*Aim of the exercise*
Copy all of the records below verbatim.
----- Data under study
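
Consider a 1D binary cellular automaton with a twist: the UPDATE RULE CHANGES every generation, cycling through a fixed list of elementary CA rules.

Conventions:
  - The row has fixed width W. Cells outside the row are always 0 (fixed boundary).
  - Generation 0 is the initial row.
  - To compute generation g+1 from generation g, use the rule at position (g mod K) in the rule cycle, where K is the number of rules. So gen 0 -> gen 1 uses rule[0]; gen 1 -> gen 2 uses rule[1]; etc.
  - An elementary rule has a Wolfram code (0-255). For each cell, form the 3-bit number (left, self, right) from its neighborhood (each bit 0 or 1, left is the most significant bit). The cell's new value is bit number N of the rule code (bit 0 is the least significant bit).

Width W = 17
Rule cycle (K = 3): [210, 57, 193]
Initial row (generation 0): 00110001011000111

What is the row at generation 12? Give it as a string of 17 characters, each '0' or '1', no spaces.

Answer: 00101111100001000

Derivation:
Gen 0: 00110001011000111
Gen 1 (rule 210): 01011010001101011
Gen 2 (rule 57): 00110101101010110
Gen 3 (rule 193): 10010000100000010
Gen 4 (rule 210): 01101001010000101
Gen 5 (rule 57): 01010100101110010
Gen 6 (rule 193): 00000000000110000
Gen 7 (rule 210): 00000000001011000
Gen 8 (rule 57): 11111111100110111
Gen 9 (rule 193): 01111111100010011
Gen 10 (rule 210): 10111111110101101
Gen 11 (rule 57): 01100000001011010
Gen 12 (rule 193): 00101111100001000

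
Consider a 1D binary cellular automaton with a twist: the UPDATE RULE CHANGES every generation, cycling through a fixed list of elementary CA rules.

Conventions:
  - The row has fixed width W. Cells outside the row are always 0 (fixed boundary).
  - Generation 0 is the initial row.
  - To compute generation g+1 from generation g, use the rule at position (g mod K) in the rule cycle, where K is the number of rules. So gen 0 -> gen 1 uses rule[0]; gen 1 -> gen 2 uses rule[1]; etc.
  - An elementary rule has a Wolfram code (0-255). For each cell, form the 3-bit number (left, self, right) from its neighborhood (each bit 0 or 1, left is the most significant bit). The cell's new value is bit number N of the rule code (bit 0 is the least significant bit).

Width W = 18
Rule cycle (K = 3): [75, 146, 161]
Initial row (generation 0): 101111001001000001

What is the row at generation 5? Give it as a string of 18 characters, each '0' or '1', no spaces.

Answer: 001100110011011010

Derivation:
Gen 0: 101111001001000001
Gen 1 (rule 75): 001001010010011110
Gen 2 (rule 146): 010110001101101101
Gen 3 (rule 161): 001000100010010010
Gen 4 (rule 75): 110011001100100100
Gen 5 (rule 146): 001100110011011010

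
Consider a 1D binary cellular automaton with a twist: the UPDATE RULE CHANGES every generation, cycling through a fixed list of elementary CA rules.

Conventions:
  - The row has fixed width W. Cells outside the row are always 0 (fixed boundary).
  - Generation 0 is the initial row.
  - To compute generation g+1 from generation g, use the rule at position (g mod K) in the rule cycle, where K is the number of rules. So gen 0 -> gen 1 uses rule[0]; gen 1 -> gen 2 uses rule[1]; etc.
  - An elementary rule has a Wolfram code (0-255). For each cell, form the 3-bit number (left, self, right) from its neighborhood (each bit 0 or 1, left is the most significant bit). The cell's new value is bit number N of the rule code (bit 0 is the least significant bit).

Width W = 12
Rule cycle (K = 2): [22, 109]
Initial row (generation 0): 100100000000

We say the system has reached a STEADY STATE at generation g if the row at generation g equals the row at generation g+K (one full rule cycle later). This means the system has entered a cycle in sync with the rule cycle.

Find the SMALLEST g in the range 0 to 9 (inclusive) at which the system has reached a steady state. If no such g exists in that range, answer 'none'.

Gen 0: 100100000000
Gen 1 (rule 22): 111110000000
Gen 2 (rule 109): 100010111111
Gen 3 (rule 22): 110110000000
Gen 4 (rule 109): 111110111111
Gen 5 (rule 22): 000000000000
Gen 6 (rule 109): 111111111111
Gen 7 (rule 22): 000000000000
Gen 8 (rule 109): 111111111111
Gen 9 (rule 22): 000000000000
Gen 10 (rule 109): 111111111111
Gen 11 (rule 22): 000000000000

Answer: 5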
----------
*Result*
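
Consider a 1D binary cellular automaton with a twist: the UPDATE RULE CHANGES every generation, cycling through a fixed list of elementary CA rules.

Conventions:
  - The row has fixed width W. Cells outside the row are always 0 (fixed boundary).
  - Generation 0 is the initial row.
  - To compute generation g+1 from generation g, use the rule at position (g mod K) in the rule cycle, where K is the number of rules. So gen 0 -> gen 1 uses rule[0]; gen 1 -> gen 2 uses rule[1]; etc.
  - An elementary rule has a Wolfram code (0-255). For each cell, form the 3-bit number (left, self, right) from its neighborhood (each bit 0 or 1, left is the most significant bit). The cell's new value is bit number N of the rule code (bit 0 is the least significant bit).

Width W = 17
Rule cycle (K = 3): [210, 57, 193]
Initial row (generation 0): 00110001011000111

What is the row at generation 12? Give it as a string of 17 characters, each '0' or '1', no spaces.

Answer: 00101111100001000

Derivation:
Gen 0: 00110001011000111
Gen 1 (rule 210): 01011010001101011
Gen 2 (rule 57): 00110101101010110
Gen 3 (rule 193): 10010000100000010
Gen 4 (rule 210): 01101001010000101
Gen 5 (rule 57): 01010100101110010
Gen 6 (rule 193): 00000000000110000
Gen 7 (rule 210): 00000000001011000
Gen 8 (rule 57): 11111111100110111
Gen 9 (rule 193): 01111111100010011
Gen 10 (rule 210): 10111111110101101
Gen 11 (rule 57): 01100000001011010
Gen 12 (rule 193): 00101111100001000

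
Consider a 1D binary cellular automaton with a twist: the UPDATE RULE CHANGES every generation, cycling through a fixed list of elementary CA rules.

Conventions:
  - The row has fixed width W. Cells outside the row are always 0 (fixed boundary).
  - Generation 0 is the initial row.
  - To compute generation g+1 from generation g, use the rule at position (g mod K) in the rule cycle, where K is the number of rules. So gen 0 -> gen 1 uses rule[0]; gen 1 -> gen 2 uses rule[1]; etc.
  - An elementary rule has a Wolfram code (0-255). For each cell, form the 3-bit number (left, self, right) from its neighborhood (each bit 0 or 1, left is the most significant bit). The cell's new value is bit number N of the rule code (bit 0 is the least significant bit).

Width W = 18
Rule cycle (K = 3): [75, 146, 161]
Initial row (generation 0): 101111001001000001

What is the row at generation 5? Give it as a string of 18 characters, each '0' or '1', no spaces.

Answer: 001100110011011010

Derivation:
Gen 0: 101111001001000001
Gen 1 (rule 75): 001001010010011110
Gen 2 (rule 146): 010110001101101101
Gen 3 (rule 161): 001000100010010010
Gen 4 (rule 75): 110011001100100100
Gen 5 (rule 146): 001100110011011010

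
Consider a 1D binary cellular automaton with a twist: the UPDATE RULE CHANGES every generation, cycling through a fixed list of elementary CA rules.

Conventions:
  - The row has fixed width W. Cells outside the row are always 0 (fixed boundary).
  - Generation 0 is the initial row.
  - To compute generation g+1 from generation g, use the rule at position (g mod K) in the rule cycle, where K is the number of rules. So gen 0 -> gen 1 uses rule[0]; gen 1 -> gen 2 uses rule[1]; etc.
  - An elementary rule has a Wolfram code (0-255). For each cell, form the 3-bit number (left, self, right) from its neighborhood (each bit 0 or 1, left is the most significant bit). The cell's new value is bit number N of the rule code (bit 0 is the least significant bit).

Width W = 12
Rule cycle (K = 2): [22, 109]
Initial row (generation 0): 100100000000

We say the system has reached a STEADY STATE at generation g if the row at generation g equals the row at generation g+K (one full rule cycle later). This means the system has entered a cycle in sync with the rule cycle.

Find the SMALLEST g in the range 0 to 9 (inclusive) at which the system has reached a steady state. If no such g exists in that range, answer 'none'.

Gen 0: 100100000000
Gen 1 (rule 22): 111110000000
Gen 2 (rule 109): 100010111111
Gen 3 (rule 22): 110110000000
Gen 4 (rule 109): 111110111111
Gen 5 (rule 22): 000000000000
Gen 6 (rule 109): 111111111111
Gen 7 (rule 22): 000000000000
Gen 8 (rule 109): 111111111111
Gen 9 (rule 22): 000000000000
Gen 10 (rule 109): 111111111111
Gen 11 (rule 22): 000000000000

Answer: 5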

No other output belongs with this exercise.